→ WORK REQUIRED: Repeat word for word every line of the data below, from the first through the line containing "Answer: 13305/8 ≈ 1663.1", and stop there.

→ ENTRIES SUPPLIED:
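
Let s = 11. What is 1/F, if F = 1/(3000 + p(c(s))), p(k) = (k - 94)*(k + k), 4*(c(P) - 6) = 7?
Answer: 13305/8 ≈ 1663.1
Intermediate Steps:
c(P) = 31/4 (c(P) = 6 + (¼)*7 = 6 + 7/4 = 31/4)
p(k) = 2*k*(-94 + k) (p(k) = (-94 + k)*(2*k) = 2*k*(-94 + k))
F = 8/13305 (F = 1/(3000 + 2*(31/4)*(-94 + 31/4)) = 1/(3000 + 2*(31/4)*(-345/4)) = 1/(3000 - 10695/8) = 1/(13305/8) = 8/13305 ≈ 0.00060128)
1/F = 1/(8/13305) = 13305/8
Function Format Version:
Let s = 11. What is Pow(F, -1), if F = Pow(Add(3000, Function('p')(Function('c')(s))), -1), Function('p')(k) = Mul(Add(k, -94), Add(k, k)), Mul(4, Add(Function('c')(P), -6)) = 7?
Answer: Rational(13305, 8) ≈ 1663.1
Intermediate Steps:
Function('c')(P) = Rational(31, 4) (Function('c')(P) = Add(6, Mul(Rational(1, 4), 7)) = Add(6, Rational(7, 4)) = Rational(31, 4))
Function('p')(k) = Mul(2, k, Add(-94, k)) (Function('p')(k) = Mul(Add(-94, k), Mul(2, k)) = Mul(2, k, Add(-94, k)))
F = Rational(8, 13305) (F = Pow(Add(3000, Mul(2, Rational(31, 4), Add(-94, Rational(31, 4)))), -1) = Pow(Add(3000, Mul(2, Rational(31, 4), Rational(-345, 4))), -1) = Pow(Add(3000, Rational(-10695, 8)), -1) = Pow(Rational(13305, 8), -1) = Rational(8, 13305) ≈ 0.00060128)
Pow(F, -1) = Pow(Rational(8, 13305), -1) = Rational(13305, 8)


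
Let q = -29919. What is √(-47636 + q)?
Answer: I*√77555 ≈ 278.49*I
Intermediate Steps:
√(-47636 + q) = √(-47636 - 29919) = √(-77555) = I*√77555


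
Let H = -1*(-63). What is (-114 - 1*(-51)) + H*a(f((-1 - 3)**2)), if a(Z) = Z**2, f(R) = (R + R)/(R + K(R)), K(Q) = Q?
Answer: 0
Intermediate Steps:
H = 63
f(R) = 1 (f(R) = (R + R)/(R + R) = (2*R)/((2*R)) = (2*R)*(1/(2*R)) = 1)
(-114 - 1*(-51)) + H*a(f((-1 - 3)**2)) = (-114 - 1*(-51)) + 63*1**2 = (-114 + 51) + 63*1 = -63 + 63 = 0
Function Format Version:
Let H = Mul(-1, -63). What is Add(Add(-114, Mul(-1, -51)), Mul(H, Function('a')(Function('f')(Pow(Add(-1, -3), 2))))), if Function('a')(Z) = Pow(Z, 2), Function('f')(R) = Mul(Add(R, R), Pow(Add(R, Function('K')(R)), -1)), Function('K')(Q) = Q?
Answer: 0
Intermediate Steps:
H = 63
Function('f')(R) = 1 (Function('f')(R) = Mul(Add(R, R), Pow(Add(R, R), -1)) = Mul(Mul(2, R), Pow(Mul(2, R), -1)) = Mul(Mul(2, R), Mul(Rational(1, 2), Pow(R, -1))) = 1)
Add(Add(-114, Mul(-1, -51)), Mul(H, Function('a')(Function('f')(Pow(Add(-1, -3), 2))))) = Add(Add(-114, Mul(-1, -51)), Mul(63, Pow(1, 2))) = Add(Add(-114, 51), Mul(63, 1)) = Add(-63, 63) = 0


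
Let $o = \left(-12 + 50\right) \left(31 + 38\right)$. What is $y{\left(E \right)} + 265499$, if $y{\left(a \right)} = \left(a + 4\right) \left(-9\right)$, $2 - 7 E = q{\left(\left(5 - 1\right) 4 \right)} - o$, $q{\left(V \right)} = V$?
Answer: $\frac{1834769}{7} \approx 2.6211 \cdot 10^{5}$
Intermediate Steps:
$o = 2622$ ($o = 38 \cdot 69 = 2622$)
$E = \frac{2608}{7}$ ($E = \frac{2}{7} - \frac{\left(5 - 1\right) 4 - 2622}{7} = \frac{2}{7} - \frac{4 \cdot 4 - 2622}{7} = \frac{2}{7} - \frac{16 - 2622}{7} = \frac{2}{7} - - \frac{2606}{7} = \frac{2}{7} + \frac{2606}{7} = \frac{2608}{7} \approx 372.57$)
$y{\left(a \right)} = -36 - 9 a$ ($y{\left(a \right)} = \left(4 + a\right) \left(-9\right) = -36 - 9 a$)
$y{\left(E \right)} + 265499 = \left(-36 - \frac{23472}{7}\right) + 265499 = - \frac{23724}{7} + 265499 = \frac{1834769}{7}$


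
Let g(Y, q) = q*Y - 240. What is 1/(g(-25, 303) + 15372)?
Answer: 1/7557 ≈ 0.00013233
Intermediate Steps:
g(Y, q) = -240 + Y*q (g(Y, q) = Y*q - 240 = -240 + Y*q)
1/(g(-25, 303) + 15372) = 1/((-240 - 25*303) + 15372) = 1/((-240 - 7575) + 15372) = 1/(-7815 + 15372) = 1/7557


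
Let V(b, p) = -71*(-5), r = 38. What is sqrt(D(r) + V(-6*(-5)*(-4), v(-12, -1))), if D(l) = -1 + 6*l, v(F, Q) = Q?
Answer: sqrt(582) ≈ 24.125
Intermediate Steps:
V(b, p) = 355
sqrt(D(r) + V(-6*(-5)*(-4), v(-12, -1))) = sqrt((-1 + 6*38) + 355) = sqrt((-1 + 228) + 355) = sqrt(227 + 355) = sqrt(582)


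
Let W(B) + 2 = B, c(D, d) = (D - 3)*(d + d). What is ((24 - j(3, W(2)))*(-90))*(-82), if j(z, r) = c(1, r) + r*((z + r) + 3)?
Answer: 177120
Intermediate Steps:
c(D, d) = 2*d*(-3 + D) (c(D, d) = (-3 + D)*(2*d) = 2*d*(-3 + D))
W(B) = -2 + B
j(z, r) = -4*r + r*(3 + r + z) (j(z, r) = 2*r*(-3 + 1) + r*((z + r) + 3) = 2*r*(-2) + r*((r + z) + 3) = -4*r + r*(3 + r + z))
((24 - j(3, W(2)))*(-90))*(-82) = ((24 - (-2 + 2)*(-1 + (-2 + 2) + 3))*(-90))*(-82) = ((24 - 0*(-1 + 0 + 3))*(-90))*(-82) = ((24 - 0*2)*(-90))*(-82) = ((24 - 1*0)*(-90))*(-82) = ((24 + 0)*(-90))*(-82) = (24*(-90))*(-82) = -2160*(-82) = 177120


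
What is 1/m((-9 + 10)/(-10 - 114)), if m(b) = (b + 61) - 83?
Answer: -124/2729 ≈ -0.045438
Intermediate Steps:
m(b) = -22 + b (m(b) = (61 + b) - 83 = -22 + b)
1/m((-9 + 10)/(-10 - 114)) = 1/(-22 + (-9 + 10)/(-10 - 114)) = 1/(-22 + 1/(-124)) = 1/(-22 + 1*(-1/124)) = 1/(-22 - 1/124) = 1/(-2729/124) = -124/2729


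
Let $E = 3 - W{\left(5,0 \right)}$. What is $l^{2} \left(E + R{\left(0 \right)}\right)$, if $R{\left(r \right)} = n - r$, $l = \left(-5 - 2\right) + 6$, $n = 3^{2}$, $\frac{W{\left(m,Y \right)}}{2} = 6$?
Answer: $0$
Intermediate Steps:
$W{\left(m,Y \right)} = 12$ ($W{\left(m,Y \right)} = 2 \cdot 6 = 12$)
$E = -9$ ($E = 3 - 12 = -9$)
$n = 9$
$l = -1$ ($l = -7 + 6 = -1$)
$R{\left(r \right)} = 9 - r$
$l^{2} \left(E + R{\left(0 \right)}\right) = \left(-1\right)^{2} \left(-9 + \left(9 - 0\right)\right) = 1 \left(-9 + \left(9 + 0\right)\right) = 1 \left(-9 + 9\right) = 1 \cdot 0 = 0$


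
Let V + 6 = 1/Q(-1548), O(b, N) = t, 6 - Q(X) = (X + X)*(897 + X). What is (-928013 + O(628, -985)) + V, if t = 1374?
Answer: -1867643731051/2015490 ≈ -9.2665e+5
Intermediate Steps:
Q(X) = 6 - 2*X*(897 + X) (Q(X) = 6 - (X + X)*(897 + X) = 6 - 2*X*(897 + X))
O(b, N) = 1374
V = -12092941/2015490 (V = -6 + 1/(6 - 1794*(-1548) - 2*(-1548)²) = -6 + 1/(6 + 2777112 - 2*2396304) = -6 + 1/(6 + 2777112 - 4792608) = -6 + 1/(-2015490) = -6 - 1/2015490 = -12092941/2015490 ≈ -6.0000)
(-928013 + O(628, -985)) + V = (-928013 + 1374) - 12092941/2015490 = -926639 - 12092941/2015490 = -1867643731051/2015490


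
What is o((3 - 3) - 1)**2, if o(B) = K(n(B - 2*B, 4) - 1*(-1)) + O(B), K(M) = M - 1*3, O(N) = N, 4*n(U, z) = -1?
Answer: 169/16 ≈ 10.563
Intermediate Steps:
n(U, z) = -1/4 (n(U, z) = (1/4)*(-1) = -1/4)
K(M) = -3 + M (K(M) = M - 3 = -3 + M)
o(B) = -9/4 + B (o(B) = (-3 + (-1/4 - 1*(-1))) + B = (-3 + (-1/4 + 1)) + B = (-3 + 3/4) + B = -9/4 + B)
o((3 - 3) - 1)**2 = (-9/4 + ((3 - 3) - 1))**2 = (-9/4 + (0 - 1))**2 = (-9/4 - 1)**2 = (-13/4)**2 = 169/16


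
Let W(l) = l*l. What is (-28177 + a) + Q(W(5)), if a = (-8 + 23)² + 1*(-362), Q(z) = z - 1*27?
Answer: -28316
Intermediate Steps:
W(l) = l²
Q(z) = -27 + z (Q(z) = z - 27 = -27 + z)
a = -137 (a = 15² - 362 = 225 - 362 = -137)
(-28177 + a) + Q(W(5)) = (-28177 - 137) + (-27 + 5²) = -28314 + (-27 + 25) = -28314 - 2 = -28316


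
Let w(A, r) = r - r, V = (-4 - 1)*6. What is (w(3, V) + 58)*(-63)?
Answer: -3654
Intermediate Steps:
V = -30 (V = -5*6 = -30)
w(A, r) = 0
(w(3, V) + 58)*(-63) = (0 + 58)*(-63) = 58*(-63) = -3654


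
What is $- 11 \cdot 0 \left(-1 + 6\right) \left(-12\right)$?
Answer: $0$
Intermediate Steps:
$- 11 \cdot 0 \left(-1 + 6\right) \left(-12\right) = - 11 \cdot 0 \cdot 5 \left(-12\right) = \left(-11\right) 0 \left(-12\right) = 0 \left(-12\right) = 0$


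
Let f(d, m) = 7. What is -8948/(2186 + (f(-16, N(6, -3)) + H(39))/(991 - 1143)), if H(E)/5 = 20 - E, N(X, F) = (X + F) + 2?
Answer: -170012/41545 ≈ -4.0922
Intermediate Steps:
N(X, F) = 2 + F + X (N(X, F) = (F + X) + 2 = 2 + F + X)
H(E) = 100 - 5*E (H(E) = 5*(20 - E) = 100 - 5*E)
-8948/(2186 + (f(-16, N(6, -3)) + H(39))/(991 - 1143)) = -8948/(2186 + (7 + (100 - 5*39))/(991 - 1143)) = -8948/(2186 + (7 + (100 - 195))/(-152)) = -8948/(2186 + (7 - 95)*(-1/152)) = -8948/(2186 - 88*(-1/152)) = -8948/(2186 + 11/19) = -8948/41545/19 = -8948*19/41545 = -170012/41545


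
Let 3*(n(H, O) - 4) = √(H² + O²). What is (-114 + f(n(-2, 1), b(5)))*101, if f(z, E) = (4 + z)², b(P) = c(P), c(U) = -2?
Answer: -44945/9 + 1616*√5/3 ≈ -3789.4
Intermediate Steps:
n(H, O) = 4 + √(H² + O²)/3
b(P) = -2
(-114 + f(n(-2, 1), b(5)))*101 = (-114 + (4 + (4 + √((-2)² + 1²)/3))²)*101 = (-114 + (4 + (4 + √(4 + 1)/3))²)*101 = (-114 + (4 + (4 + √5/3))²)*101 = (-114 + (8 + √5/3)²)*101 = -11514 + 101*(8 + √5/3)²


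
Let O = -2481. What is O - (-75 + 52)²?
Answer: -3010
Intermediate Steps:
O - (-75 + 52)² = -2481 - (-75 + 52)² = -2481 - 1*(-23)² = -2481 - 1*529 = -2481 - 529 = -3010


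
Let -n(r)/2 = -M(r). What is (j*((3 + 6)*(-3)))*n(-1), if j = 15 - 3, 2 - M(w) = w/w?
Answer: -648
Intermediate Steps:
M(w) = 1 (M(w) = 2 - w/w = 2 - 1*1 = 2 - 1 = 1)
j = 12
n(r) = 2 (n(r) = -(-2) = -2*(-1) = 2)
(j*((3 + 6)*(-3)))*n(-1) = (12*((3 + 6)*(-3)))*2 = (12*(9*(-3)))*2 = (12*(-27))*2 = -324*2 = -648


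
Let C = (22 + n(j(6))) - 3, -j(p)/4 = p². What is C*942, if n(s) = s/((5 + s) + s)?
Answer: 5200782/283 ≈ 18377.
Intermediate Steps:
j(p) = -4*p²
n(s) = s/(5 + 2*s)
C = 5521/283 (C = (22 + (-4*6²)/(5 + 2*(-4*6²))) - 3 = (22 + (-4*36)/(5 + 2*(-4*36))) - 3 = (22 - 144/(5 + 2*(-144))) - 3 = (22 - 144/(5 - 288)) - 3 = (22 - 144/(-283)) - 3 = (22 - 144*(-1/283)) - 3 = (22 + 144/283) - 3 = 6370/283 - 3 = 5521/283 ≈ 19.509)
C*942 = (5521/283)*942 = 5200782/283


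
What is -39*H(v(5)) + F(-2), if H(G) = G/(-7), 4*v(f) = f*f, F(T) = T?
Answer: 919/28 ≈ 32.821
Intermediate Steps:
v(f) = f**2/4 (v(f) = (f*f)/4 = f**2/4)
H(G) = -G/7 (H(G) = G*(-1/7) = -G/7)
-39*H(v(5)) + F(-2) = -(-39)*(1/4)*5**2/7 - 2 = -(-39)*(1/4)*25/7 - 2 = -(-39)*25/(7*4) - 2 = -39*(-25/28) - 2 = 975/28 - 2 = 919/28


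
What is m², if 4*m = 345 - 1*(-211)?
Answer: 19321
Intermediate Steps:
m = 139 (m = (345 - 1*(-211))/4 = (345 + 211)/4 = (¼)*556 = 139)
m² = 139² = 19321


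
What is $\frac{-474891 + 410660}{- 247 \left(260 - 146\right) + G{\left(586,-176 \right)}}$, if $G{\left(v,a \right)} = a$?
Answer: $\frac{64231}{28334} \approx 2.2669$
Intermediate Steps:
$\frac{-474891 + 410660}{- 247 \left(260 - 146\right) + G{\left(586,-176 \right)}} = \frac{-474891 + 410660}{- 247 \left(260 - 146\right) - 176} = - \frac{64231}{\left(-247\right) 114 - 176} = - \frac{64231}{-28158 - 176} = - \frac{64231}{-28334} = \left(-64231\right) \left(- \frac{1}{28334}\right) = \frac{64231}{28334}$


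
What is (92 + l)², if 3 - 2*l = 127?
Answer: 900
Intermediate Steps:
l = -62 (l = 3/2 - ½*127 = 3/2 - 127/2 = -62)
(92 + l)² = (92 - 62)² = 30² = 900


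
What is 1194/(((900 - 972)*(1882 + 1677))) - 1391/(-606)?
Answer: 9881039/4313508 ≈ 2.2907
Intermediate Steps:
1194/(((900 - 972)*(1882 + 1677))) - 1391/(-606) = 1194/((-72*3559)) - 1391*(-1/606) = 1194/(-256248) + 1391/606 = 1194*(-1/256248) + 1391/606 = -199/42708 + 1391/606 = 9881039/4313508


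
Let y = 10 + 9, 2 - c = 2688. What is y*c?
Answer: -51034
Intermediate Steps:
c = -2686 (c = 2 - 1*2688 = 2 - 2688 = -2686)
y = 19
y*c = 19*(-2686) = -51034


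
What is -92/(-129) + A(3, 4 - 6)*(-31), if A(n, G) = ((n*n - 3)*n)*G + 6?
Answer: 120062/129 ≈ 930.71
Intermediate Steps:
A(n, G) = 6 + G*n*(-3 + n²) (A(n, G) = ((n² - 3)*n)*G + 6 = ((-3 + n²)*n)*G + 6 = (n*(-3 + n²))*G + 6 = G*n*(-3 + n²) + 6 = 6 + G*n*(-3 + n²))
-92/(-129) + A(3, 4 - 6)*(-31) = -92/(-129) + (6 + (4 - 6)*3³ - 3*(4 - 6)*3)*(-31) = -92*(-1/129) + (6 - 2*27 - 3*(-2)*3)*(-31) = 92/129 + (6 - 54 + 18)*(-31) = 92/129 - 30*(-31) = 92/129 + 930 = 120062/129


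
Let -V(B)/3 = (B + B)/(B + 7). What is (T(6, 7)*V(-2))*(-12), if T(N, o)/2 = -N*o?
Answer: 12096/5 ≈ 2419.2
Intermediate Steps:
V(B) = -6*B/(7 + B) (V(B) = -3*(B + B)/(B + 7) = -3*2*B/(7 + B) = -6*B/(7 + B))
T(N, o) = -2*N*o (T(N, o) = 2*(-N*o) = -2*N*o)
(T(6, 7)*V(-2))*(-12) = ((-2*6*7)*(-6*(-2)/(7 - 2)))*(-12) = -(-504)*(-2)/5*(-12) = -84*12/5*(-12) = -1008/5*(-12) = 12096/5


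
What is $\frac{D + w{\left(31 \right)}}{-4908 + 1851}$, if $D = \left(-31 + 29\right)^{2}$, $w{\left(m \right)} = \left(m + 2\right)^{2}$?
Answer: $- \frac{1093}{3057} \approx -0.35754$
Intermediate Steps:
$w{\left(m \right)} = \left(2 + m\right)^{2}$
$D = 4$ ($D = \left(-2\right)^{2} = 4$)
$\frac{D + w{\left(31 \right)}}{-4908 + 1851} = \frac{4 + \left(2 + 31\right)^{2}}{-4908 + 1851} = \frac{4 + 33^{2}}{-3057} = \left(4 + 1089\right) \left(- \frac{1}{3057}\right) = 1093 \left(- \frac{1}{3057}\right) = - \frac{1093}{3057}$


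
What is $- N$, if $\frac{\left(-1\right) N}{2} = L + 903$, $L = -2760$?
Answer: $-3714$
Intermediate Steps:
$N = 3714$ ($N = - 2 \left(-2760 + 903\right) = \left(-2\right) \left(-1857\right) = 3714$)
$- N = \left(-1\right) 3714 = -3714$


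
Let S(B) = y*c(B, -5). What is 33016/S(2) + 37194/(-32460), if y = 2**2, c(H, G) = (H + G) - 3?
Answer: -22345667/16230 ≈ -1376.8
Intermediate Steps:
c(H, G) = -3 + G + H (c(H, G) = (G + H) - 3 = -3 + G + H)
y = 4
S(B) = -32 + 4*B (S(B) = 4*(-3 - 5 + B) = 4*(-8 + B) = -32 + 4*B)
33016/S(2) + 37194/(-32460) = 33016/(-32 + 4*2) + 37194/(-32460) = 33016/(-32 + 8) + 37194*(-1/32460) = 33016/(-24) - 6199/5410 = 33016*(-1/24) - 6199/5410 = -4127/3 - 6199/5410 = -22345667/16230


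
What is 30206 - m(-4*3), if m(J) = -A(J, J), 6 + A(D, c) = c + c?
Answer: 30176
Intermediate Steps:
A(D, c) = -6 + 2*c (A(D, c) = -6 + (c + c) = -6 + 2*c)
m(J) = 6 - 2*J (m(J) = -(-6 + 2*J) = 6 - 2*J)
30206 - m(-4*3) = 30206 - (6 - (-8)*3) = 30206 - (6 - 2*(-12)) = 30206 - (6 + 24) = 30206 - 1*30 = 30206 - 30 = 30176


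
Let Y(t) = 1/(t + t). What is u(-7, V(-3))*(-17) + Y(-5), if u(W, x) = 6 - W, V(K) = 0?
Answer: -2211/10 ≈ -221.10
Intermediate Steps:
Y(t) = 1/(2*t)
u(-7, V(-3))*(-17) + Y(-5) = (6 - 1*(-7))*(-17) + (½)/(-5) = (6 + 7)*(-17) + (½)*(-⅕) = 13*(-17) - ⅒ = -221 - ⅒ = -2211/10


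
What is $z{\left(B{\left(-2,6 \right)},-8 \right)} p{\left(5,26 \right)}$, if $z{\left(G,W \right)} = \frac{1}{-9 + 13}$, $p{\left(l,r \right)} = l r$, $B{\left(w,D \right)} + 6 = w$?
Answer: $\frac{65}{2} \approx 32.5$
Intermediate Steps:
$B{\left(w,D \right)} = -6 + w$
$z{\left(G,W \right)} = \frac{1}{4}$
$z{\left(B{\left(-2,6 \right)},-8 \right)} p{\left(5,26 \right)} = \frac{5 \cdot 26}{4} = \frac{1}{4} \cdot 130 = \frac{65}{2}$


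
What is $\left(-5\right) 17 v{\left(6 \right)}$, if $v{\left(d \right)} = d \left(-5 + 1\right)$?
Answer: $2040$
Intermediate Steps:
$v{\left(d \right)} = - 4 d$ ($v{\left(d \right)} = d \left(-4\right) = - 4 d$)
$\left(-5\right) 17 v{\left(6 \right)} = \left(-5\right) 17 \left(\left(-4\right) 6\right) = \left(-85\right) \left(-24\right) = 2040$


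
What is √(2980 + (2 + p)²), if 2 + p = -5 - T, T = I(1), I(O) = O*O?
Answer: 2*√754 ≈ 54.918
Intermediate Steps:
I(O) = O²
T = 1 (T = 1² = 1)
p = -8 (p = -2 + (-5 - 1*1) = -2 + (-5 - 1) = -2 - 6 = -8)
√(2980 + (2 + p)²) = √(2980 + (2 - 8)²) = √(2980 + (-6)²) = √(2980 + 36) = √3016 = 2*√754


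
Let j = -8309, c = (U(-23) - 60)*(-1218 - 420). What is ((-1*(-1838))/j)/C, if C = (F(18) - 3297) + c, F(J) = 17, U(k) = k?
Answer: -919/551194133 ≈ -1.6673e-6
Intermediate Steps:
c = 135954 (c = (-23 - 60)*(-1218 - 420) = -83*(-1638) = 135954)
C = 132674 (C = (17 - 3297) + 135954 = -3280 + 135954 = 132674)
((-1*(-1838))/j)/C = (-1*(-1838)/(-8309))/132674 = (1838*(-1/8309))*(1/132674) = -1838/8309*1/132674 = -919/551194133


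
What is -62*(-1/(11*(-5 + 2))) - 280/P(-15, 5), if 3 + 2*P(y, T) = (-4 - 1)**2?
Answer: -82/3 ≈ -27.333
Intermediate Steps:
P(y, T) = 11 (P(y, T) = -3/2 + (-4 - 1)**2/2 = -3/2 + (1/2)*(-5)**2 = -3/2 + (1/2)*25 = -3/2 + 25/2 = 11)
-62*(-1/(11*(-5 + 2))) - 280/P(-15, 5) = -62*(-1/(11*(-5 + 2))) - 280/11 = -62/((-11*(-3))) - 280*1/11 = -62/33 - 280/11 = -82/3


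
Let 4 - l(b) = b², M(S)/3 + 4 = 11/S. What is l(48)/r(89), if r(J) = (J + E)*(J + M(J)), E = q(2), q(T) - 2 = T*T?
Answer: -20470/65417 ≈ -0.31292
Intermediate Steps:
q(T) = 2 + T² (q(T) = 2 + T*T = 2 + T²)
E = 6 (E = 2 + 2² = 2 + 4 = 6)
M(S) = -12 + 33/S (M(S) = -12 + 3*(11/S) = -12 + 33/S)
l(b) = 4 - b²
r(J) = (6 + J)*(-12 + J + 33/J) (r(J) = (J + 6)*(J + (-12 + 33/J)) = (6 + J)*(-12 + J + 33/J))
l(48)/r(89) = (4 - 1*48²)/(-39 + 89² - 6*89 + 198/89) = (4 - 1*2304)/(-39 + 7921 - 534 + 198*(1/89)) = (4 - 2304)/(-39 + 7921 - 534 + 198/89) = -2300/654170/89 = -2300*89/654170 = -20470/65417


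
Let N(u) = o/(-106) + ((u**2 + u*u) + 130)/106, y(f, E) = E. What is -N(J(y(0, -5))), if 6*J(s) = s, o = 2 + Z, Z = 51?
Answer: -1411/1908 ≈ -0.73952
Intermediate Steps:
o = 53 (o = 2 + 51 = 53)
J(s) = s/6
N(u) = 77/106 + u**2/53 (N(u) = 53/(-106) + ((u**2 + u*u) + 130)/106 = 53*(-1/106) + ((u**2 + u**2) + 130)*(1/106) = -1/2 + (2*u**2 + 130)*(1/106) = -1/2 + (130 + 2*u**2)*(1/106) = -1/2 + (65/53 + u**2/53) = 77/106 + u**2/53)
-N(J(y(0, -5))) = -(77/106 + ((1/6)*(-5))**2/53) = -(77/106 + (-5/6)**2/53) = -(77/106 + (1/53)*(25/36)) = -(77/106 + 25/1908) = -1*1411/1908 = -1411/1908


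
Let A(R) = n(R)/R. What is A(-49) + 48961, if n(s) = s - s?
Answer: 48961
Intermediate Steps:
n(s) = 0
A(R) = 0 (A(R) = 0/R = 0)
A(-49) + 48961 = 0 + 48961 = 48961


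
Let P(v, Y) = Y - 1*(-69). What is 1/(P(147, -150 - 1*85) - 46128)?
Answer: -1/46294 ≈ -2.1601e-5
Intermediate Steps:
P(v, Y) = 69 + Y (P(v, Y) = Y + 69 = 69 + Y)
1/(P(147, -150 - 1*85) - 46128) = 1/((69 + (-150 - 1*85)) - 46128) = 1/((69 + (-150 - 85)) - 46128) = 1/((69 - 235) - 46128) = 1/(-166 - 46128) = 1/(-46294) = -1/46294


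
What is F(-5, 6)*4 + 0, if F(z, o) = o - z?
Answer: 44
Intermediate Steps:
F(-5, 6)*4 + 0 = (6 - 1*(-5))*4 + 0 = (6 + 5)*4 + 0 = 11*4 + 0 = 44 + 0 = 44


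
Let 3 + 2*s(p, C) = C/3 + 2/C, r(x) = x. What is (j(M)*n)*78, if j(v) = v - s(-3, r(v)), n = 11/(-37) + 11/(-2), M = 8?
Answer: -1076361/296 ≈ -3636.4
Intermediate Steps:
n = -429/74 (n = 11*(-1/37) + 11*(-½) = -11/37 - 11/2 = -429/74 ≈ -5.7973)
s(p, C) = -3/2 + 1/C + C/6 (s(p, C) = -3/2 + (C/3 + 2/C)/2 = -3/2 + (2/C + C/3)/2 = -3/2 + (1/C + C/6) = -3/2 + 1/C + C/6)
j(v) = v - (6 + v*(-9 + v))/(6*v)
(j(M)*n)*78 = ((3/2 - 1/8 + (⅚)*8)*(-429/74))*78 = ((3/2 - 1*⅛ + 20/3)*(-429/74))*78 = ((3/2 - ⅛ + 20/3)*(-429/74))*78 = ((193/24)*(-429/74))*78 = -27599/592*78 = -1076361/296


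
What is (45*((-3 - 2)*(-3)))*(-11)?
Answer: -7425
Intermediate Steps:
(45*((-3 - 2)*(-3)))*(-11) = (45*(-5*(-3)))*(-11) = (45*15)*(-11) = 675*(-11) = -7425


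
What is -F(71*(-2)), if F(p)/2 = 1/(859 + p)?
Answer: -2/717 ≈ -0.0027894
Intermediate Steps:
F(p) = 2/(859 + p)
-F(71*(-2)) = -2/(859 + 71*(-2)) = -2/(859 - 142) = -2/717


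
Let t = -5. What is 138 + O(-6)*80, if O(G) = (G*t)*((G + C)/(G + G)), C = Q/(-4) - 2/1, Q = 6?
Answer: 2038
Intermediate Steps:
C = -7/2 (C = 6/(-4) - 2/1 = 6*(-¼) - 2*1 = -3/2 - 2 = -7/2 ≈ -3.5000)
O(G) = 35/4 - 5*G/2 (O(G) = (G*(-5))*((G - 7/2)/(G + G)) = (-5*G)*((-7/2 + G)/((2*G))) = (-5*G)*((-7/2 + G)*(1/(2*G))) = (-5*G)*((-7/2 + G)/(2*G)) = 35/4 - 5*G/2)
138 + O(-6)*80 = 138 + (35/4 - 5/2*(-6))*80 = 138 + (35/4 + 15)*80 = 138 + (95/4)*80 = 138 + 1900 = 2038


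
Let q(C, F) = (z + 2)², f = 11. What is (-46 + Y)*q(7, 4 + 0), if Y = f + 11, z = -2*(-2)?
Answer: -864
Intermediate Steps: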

→ ANSWER SPACE:
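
Let s = 11. What is 1/F, if F = 1/(3000 + p(c(s))), p(k) = (k - 94)*(k + k), 4*(c(P) - 6) = 7?
Answer: 13305/8 ≈ 1663.1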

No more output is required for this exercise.